REQUIREMENT:
Go through the entries below and tally each line holding the string "cells". Return the number only.

Stored items
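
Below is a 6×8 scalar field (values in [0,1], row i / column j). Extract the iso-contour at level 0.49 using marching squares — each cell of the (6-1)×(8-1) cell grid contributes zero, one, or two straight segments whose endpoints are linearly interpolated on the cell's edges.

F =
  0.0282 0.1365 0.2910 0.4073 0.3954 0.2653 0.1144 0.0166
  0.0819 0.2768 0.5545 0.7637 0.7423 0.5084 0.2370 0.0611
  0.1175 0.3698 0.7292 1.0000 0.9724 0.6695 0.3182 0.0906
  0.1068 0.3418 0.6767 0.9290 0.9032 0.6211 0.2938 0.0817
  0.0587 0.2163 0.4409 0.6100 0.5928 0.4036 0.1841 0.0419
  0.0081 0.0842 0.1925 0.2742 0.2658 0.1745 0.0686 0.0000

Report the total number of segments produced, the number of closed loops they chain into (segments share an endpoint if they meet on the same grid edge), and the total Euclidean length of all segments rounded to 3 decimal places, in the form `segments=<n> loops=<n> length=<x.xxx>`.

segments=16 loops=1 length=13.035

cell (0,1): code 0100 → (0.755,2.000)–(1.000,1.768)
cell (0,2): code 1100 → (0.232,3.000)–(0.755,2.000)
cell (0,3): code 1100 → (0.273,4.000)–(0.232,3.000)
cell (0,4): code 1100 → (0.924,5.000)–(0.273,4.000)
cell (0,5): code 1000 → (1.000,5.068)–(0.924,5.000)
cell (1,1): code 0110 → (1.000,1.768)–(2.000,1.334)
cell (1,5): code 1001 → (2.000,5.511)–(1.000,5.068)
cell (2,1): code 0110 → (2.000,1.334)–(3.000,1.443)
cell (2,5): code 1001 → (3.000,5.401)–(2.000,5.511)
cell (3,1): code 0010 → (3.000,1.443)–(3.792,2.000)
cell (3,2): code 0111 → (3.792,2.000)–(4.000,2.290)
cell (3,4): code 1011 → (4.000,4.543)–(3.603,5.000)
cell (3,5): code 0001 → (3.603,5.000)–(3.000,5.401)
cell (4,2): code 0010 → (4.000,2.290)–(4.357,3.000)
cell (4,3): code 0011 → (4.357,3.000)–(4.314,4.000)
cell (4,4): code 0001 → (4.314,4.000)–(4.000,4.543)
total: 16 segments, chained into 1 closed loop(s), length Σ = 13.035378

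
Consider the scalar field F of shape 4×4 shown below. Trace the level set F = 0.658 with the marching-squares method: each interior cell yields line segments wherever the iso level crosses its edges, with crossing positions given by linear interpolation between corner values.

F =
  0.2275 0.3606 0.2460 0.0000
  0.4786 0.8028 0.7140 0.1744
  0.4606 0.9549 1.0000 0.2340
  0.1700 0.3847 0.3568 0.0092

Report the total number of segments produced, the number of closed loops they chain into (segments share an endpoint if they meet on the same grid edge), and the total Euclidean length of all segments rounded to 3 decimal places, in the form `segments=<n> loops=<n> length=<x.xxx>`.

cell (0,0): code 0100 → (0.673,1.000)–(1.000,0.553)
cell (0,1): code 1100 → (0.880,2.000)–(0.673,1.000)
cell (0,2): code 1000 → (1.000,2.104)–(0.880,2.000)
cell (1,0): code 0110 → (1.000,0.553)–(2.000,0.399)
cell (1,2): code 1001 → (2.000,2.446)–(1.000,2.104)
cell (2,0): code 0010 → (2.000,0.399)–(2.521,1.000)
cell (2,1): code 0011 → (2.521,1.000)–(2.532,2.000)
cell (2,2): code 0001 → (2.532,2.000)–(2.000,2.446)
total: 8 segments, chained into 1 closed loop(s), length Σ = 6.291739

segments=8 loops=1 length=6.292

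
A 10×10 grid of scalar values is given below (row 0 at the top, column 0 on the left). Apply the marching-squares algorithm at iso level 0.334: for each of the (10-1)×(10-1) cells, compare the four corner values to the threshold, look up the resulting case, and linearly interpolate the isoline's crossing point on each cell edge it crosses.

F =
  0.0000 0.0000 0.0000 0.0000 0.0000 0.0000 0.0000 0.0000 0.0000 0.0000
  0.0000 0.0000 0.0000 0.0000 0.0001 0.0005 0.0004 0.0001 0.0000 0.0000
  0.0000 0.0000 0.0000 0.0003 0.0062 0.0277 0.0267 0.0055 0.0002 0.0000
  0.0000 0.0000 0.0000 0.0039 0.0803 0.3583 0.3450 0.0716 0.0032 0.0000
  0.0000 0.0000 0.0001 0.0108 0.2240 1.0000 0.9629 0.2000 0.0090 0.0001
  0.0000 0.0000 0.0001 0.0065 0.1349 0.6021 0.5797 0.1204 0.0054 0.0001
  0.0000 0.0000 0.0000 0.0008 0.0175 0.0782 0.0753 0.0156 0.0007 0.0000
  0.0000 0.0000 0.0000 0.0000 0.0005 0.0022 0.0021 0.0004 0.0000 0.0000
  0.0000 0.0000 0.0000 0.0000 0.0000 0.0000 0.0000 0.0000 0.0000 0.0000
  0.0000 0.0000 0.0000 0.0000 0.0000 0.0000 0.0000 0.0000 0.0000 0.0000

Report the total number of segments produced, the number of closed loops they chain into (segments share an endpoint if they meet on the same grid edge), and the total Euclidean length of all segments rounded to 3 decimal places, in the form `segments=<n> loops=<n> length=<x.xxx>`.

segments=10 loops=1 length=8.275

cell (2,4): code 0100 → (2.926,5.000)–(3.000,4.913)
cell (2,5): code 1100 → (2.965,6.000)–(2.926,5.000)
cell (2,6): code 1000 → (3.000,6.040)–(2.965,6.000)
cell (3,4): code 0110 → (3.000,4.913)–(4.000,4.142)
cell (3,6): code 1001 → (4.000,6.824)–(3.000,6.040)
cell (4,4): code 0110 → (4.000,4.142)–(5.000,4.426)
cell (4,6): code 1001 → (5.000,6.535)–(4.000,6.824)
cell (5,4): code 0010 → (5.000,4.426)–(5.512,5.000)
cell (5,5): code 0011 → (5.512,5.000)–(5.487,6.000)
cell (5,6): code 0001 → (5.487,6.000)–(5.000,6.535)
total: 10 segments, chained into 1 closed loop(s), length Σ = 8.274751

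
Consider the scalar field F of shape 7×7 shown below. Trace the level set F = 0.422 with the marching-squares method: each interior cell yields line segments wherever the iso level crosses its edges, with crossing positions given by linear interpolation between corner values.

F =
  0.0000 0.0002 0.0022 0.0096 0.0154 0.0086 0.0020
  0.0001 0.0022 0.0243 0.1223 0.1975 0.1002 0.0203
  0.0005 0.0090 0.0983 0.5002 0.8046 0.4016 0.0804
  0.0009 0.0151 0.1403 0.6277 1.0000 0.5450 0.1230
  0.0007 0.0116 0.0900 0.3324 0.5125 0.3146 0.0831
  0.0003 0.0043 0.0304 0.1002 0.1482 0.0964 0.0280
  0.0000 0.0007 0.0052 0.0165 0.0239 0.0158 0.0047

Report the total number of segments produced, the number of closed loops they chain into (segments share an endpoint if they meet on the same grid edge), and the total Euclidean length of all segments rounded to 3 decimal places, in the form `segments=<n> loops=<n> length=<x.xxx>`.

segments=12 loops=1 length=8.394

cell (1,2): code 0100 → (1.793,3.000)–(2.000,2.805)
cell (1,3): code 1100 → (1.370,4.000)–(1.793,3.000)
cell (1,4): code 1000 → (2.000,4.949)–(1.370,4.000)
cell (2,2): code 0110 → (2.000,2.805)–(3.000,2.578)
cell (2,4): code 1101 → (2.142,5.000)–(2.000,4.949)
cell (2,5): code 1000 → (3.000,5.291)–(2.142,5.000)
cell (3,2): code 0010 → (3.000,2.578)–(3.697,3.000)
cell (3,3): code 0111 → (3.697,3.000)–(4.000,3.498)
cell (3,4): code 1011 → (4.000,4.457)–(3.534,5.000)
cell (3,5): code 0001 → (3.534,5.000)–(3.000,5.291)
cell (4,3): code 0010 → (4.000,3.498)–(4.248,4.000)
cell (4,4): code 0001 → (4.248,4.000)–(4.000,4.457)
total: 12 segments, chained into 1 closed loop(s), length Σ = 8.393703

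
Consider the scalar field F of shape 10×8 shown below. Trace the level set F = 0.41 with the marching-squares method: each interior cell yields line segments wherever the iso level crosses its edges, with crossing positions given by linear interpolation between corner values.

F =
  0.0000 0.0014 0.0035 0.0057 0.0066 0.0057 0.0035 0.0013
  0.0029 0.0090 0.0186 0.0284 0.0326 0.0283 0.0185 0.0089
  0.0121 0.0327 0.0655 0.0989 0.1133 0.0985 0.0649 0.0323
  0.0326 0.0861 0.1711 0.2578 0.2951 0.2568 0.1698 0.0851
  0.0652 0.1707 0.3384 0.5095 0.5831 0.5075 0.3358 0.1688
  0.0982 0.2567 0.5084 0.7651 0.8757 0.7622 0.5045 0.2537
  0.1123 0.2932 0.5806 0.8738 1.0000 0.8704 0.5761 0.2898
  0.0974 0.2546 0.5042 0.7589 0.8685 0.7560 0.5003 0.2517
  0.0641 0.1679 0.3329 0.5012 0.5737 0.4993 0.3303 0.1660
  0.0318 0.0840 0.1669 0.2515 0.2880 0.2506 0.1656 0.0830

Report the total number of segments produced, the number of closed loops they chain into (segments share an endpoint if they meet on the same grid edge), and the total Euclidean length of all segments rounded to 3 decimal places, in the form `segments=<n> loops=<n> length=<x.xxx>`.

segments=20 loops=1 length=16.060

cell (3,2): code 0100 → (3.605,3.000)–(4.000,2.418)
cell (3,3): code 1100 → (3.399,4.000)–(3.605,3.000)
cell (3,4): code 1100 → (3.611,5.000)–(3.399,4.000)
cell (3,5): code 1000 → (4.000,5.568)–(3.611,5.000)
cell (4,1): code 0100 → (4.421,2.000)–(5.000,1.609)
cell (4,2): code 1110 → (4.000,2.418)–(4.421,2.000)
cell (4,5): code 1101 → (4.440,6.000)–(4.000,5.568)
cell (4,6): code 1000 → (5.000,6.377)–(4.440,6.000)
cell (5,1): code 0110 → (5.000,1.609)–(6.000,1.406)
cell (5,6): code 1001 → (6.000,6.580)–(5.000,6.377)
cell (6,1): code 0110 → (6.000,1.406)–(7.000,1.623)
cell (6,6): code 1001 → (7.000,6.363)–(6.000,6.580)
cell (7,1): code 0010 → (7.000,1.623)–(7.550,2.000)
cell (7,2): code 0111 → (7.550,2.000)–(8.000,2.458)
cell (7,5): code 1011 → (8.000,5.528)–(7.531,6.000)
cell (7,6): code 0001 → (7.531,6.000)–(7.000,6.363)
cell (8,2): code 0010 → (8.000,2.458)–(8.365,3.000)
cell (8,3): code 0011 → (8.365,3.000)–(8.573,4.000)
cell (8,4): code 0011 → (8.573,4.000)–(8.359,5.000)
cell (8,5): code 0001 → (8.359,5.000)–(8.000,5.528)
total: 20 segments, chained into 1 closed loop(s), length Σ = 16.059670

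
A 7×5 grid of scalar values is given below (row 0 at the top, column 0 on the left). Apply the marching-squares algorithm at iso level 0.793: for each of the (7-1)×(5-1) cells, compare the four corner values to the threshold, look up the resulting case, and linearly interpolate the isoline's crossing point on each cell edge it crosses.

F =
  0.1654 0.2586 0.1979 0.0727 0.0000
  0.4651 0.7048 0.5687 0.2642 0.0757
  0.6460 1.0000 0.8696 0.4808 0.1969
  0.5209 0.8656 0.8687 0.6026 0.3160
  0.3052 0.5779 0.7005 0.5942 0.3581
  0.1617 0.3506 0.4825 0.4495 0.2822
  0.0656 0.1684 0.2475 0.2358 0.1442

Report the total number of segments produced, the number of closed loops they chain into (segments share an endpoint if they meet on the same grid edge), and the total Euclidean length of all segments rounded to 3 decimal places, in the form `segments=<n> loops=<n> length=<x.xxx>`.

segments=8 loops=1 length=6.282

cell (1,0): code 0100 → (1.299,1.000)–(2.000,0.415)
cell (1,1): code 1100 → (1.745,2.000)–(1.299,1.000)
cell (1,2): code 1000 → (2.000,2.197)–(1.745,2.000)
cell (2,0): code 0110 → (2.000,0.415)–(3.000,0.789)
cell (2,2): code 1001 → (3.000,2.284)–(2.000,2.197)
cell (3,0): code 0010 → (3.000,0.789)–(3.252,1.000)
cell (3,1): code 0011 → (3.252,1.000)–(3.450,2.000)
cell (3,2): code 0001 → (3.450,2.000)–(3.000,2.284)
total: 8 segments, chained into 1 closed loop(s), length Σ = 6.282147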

REPLY TO THE EXERCISE:
2